> Task prompt: The records below need to be printed in full. Keep each one exact.
━━━ Data under study
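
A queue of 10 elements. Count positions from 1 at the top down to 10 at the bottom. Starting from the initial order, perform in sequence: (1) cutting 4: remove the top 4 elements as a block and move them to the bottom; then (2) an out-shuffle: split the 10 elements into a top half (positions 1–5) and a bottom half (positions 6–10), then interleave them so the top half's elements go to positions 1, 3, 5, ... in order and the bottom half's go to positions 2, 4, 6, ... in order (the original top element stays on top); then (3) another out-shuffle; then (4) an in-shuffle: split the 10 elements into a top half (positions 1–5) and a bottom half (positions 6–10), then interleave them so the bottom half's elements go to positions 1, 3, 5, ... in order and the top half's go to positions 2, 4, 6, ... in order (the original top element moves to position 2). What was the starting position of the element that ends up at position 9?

Undo the operations in reverse order, starting from position 9:
  undo op 4 (in-shuffle, from bottom half): 9 ← 10
  undo op 3 (out-shuffle, from bottom half): 10 ← 10
  undo op 2 (out-shuffle, from bottom half): 10 ← 10
  undo op 1 (cut 4): 10 ← 4
So the element at position 9 came from original position 4.

4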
━━━━━━
> Reply:
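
A queue of 10 elements. Count positions from 1 at the top down to 10 at the bottom. Starting from the initial order, perform in sequence: (1) cutting 4: remove the top 4 elements as a block and move them to the bottom; then (2) an out-shuffle: split the 10 elements into a top half (positions 1–5) and a bottom half (positions 6–10), then interleave them so the top half's elements go to positions 1, 3, 5, ... in order and the bottom half's go to positions 2, 4, 6, ... in order (the original top element stays on top); then (3) another out-shuffle; then (4) an in-shuffle: split the 10 elements into a top half (positions 1–5) and a bottom half (positions 6–10), then interleave them so the bottom half's elements go to positions 1, 3, 5, ... in order and the top half's go to positions 2, 4, 6, ... in order (the original top element moves to position 2). What was the starting position of the element that ends up at position 9?

Undo the operations in reverse order, starting from position 9:
  undo op 4 (in-shuffle, from bottom half): 9 ← 10
  undo op 3 (out-shuffle, from bottom half): 10 ← 10
  undo op 2 (out-shuffle, from bottom half): 10 ← 10
  undo op 1 (cut 4): 10 ← 4
So the element at position 9 came from original position 4.

4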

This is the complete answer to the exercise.